─── RECORDS TO USE ───

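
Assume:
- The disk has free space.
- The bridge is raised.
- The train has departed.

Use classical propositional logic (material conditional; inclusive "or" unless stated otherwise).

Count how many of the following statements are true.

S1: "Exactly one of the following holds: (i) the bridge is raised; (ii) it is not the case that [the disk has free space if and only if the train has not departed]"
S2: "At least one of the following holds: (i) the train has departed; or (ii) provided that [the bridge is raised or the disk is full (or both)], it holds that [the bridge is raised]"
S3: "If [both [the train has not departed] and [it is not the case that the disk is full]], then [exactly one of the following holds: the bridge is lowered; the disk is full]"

2

Let L = "the bridge is raised" (T), W = "the disk is full" (F), M = "the train has departed" (T).

S1: This is L xor ~(~W <-> ~M).

~W = ~F = T
~M = ~T = F
~W <-> ~M = T <-> F = F
~(~W <-> ~M) = ~F = T
L xor ~(~W <-> ~M) = T xor T = F
So S1 is false.

S2: In symbols: M | ((L | W) -> L)

L | W = T | F = T
(L | W) -> L = T -> T = T
M | ((L | W) -> L) = T | T = T
Thus S2 is true.

S3: Parsed as (~M & ~W) -> (~L xor W)

~M = ~T = F
~W = ~F = T
~M & ~W = F & T = F
~L = ~T = F
~L xor W = F xor F = F
(~M & ~W) -> (~L xor W) = F -> F = T
Thus S3 is true.

True statements: 2.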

───

[WHAT TO DO] Above are some records; copy exactly the lines from the one with "Count how many" through the one with "least one of", both included, and no others.

[TASK SOLUTION]
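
Count how many of the following statements are true.

S1: "Exactly one of the following holds: (i) the bridge is raised; (ii) it is not the case that [the disk has free space if and only if the train has not departed]"
S2: "At least one of the following holds: (i) the train has departed; or (ii) provided that [the bridge is raised or the disk is full (or both)], it holds that [the bridge is raised]"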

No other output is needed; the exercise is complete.